[Stored data]
┌──

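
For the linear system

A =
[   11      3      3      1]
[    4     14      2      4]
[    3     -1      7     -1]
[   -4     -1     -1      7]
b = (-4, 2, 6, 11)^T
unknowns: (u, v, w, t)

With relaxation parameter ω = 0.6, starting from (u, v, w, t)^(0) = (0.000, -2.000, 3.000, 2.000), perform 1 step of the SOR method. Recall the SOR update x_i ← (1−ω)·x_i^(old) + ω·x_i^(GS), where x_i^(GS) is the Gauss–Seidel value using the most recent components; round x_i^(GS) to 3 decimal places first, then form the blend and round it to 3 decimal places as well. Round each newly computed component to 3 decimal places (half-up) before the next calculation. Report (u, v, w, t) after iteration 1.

Iteration 1:
  u: GS value = (-4 - (3)·-2.000 - (3)·3.000 - (1)·2.000) / (11) = -0.818;  u ← (1−ω)·0.000 + ω·-0.818 = -0.491
  v: GS value = (2 - (4)·-0.491 - (2)·3.000 - (4)·2.000) / (14) = -0.717;  v ← (1−ω)·-2.000 + ω·-0.717 = -1.230
  w: GS value = (6 - (3)·-0.491 - (-1)·-1.230 - (-1)·2.000) / (7) = 1.178;  w ← (1−ω)·3.000 + ω·1.178 = 1.907
  t: GS value = (11 - (-4)·-0.491 - (-1)·-1.230 - (-1)·1.907) / (7) = 1.388;  t ← (1−ω)·2.000 + ω·1.388 = 1.633

(-0.491, -1.230, 1.907, 1.633)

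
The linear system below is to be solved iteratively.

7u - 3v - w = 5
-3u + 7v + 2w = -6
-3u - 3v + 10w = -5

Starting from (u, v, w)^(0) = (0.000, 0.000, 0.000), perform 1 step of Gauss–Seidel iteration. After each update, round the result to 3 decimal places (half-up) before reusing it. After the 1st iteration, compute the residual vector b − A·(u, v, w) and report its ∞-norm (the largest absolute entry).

2.102

Iteration 1:
  u = (5 - (-3)·0.000 - (-1)·0.000) / (7) = 0.714
  v = (-6 - (-3)·0.714 - (2)·0.000) / (7) = -0.551
  w = (-5 - (-3)·0.714 - (-3)·-0.551) / (10) = -0.451
Residual b − A·x = (-2.102, 0.901, -0.001); ∞-norm = 2.102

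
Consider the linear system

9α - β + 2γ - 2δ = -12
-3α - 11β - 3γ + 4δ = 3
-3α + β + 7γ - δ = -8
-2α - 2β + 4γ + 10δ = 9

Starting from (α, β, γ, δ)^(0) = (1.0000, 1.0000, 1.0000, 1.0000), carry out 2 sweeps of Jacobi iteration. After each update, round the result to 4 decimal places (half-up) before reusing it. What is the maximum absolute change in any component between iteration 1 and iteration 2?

1.0372

Iteration 1:
  α = (-12 - (-1)·1.0000 - (2)·1.0000 - (-2)·1.0000) / (9) = -1.2222
  β = (3 - (-3)·1.0000 - (-3)·1.0000 - (4)·1.0000) / (-11) = -0.4545
  γ = (-8 - (-3)·1.0000 - (1)·1.0000 - (-1)·1.0000) / (7) = -0.7143
  δ = (9 - (-2)·1.0000 - (-2)·1.0000 - (4)·1.0000) / (10) = 0.9000
Iteration 2:
  α = (-12 - (-1)·-0.4545 - (2)·-0.7143 - (-2)·0.9000) / (9) = -1.0251
  β = (3 - (-3)·-1.2222 - (-3)·-0.7143 - (4)·0.9000) / (-11) = 0.5827
  γ = (-8 - (-3)·-1.2222 - (1)·-0.4545 - (-1)·0.9000) / (7) = -1.4732
  δ = (9 - (-2)·-1.2222 - (-2)·-0.4545 - (4)·-0.7143) / (10) = 0.8504
Change: (0.1971, 1.0372, -0.7589, -0.0496) → max |·| = 1.0372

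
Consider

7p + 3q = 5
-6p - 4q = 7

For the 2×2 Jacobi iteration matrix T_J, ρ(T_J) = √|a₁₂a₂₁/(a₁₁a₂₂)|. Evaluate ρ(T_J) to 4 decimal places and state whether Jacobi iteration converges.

0.8018

a₁₂a₂₁/(a₁₁a₂₂) = (3)·(-6) / ((7)·(-4)) = 0.642857
ρ = √|0.642857| = √0.642857 = 0.8018
ρ < 1, so Jacobi converges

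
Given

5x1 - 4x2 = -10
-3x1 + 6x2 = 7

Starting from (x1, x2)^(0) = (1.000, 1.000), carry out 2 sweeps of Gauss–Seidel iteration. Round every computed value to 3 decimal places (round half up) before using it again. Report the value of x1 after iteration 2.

Iteration 1:
  x1 = (-10 - (-4)·1.000) / (5) = -1.200
  x2 = (7 - (-3)·-1.200) / (6) = 0.567
Iteration 2:
  x1 = (-10 - (-4)·0.567) / (5) = -1.546
  x2 = (7 - (-3)·-1.546) / (6) = 0.394

-1.546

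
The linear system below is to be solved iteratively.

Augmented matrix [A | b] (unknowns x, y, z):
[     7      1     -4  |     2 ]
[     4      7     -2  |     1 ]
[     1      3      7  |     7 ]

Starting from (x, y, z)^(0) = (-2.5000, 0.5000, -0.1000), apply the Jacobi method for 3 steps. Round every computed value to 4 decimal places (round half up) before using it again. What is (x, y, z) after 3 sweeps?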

└──

-- ACTIVITY --
Every record above has to appear again, word for word.

-- RESULT --
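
For the linear system

A =
[   11      3      3      1]
[    4     14      2      4]
[    3     -1      7     -1]
[   -4     -1     -1      7]
b = (-4, 2, 6, 11)^T
unknowns: (u, v, w, t)

With relaxation parameter ω = 0.6, starting from (u, v, w, t)^(0) = (0.000, -2.000, 3.000, 2.000), perform 1 step of the SOR method. Recall the SOR update x_i ← (1−ω)·x_i^(old) + ω·x_i^(GS), where x_i^(GS) is the Gauss–Seidel value using the most recent components; round x_i^(GS) to 3 decimal places first, then form the blend and round it to 3 decimal places as well. Round each newly computed component to 3 decimal places (half-up) before the next calculation. Report (u, v, w, t) after iteration 1.

Iteration 1:
  u: GS value = (-4 - (3)·-2.000 - (3)·3.000 - (1)·2.000) / (11) = -0.818;  u ← (1−ω)·0.000 + ω·-0.818 = -0.491
  v: GS value = (2 - (4)·-0.491 - (2)·3.000 - (4)·2.000) / (14) = -0.717;  v ← (1−ω)·-2.000 + ω·-0.717 = -1.230
  w: GS value = (6 - (3)·-0.491 - (-1)·-1.230 - (-1)·2.000) / (7) = 1.178;  w ← (1−ω)·3.000 + ω·1.178 = 1.907
  t: GS value = (11 - (-4)·-0.491 - (-1)·-1.230 - (-1)·1.907) / (7) = 1.388;  t ← (1−ω)·2.000 + ω·1.388 = 1.633

(-0.491, -1.230, 1.907, 1.633)

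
The linear system below is to be solved iteratively.

7u - 3v - w = 5
-3u + 7v + 2w = -6
-3u - 3v + 10w = -5

Starting from (u, v, w)^(0) = (0.000, 0.000, 0.000), perform 1 step of Gauss–Seidel iteration. After each update, round the result to 3 decimal places (half-up) before reusing it. After the 1st iteration, compute the residual vector b − A·(u, v, w) and report its ∞-norm (the largest absolute entry).

2.102

Iteration 1:
  u = (5 - (-3)·0.000 - (-1)·0.000) / (7) = 0.714
  v = (-6 - (-3)·0.714 - (2)·0.000) / (7) = -0.551
  w = (-5 - (-3)·0.714 - (-3)·-0.551) / (10) = -0.451
Residual b − A·x = (-2.102, 0.901, -0.001); ∞-norm = 2.102

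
Consider the linear system

9α - β + 2γ - 2δ = -12
-3α - 11β - 3γ + 4δ = 3
-3α + β + 7γ - δ = -8
-2α - 2β + 4γ + 10δ = 9

Starting from (α, β, γ, δ)^(0) = (1.0000, 1.0000, 1.0000, 1.0000), carry out 2 sweeps of Jacobi iteration. After each update, round the result to 4 decimal places (half-up) before reusing it. What is the maximum absolute change in any component between iteration 1 and iteration 2?

1.0372

Iteration 1:
  α = (-12 - (-1)·1.0000 - (2)·1.0000 - (-2)·1.0000) / (9) = -1.2222
  β = (3 - (-3)·1.0000 - (-3)·1.0000 - (4)·1.0000) / (-11) = -0.4545
  γ = (-8 - (-3)·1.0000 - (1)·1.0000 - (-1)·1.0000) / (7) = -0.7143
  δ = (9 - (-2)·1.0000 - (-2)·1.0000 - (4)·1.0000) / (10) = 0.9000
Iteration 2:
  α = (-12 - (-1)·-0.4545 - (2)·-0.7143 - (-2)·0.9000) / (9) = -1.0251
  β = (3 - (-3)·-1.2222 - (-3)·-0.7143 - (4)·0.9000) / (-11) = 0.5827
  γ = (-8 - (-3)·-1.2222 - (1)·-0.4545 - (-1)·0.9000) / (7) = -1.4732
  δ = (9 - (-2)·-1.2222 - (-2)·-0.4545 - (4)·-0.7143) / (10) = 0.8504
Change: (0.1971, 1.0372, -0.7589, -0.0496) → max |·| = 1.0372

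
Consider

7p + 3q = 5
-6p - 4q = 7

For the 2×2 Jacobi iteration matrix T_J, ρ(T_J) = √|a₁₂a₂₁/(a₁₁a₂₂)|. Evaluate ρ(T_J) to 4 decimal places and state whether Jacobi iteration converges.

0.8018

a₁₂a₂₁/(a₁₁a₂₂) = (3)·(-6) / ((7)·(-4)) = 0.642857
ρ = √|0.642857| = √0.642857 = 0.8018
ρ < 1, so Jacobi converges

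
Given

5x1 - 4x2 = -10
-3x1 + 6x2 = 7

Starting from (x1, x2)^(0) = (1.000, 1.000), carry out 2 sweeps of Gauss–Seidel iteration. Round every computed value to 3 decimal places (round half up) before using it again. Report the value of x1 after iteration 2.

Iteration 1:
  x1 = (-10 - (-4)·1.000) / (5) = -1.200
  x2 = (7 - (-3)·-1.200) / (6) = 0.567
Iteration 2:
  x1 = (-10 - (-4)·0.567) / (5) = -1.546
  x2 = (7 - (-3)·-1.546) / (6) = 0.394

-1.546

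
The linear system below is to be solved iteratively.

Augmented matrix [A | b] (unknowns x, y, z):
[     7      1     -4  |     2 ]
[     4      7     -2  |     1 ]
[     1      3      7  |     7 ]

Starting from (x, y, z)^(0) = (-2.5000, 0.5000, -0.1000), apply the Jacobi method for 3 steps. Round every computed value to 4 decimal places (round half up) before using it again. What is (x, y, z) after 3 sweeps?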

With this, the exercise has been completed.